Task requirements: Restate the records below word for word.

Input material:
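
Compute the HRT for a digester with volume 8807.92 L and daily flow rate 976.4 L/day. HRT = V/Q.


HRT = V / Q
= 8807.92 / 976.4
= 9.0208 days

9.0208 days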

Reply to the exercise:
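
Compute the HRT for a digester with volume 8807.92 L and daily flow rate 976.4 L/day. HRT = V/Q.


HRT = V / Q
= 8807.92 / 976.4
= 9.0208 days

9.0208 days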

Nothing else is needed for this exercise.